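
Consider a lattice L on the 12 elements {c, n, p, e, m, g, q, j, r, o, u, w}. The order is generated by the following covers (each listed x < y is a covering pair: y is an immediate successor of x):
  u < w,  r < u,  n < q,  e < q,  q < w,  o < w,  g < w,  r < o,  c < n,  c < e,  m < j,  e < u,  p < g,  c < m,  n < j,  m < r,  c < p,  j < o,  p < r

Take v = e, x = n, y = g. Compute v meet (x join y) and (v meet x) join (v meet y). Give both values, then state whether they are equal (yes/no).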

---

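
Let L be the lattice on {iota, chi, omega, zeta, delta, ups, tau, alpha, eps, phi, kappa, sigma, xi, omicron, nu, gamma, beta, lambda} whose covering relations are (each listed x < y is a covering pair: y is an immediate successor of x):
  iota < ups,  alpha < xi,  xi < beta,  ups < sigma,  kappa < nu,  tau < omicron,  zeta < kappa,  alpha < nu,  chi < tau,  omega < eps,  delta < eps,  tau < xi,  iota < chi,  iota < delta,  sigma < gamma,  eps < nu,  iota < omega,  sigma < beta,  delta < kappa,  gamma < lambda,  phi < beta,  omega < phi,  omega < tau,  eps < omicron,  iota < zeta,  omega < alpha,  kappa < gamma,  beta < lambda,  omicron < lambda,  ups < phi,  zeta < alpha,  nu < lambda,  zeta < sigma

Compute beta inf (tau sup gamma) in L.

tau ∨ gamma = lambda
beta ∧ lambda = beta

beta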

---

:: Task objective ::
In the listing above, start at the line with "Consider a lattice", go on through the line with "Take v = e, x", and copy each of those lines exactly; leave out all the rest.

:: Response area ::
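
Consider a lattice L on the 12 elements {c, n, p, e, m, g, q, j, r, o, u, w}. The order is generated by the following covers (each listed x < y is a covering pair: y is an immediate successor of x):
  u < w,  r < u,  n < q,  e < q,  q < w,  o < w,  g < w,  r < o,  c < n,  c < e,  m < j,  e < u,  p < g,  c < m,  n < j,  m < r,  c < p,  j < o,  p < r

Take v = e, x = n, y = g. Compute v meet (x join y) and (v meet x) join (v meet y). Give both values, then state whether they are equal (yes/no).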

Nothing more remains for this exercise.